Dataset entries
──────────

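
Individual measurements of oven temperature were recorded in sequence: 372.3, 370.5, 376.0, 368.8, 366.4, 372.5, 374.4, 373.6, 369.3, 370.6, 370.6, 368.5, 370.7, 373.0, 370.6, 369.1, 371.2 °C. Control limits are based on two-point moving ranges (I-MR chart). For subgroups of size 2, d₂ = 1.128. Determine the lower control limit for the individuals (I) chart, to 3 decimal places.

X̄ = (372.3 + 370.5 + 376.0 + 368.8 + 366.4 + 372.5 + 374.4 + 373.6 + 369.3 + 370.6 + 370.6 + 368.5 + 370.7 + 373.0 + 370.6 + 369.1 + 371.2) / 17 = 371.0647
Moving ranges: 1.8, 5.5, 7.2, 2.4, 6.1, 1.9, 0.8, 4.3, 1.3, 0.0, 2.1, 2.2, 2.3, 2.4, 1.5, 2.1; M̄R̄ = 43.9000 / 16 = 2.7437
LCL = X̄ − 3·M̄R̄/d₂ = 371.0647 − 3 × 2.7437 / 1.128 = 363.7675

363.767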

──────────

## What is expected
Take the lines above and retype all of them exactly.

## Solution to the exercise
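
Individual measurements of oven temperature were recorded in sequence: 372.3, 370.5, 376.0, 368.8, 366.4, 372.5, 374.4, 373.6, 369.3, 370.6, 370.6, 368.5, 370.7, 373.0, 370.6, 369.1, 371.2 °C. Control limits are based on two-point moving ranges (I-MR chart). For subgroups of size 2, d₂ = 1.128. Determine the lower control limit for the individuals (I) chart, to 3 decimal places.

X̄ = (372.3 + 370.5 + 376.0 + 368.8 + 366.4 + 372.5 + 374.4 + 373.6 + 369.3 + 370.6 + 370.6 + 368.5 + 370.7 + 373.0 + 370.6 + 369.1 + 371.2) / 17 = 371.0647
Moving ranges: 1.8, 5.5, 7.2, 2.4, 6.1, 1.9, 0.8, 4.3, 1.3, 0.0, 2.1, 2.2, 2.3, 2.4, 1.5, 2.1; M̄R̄ = 43.9000 / 16 = 2.7437
LCL = X̄ − 3·M̄R̄/d₂ = 371.0647 − 3 × 2.7437 / 1.128 = 363.7675

363.767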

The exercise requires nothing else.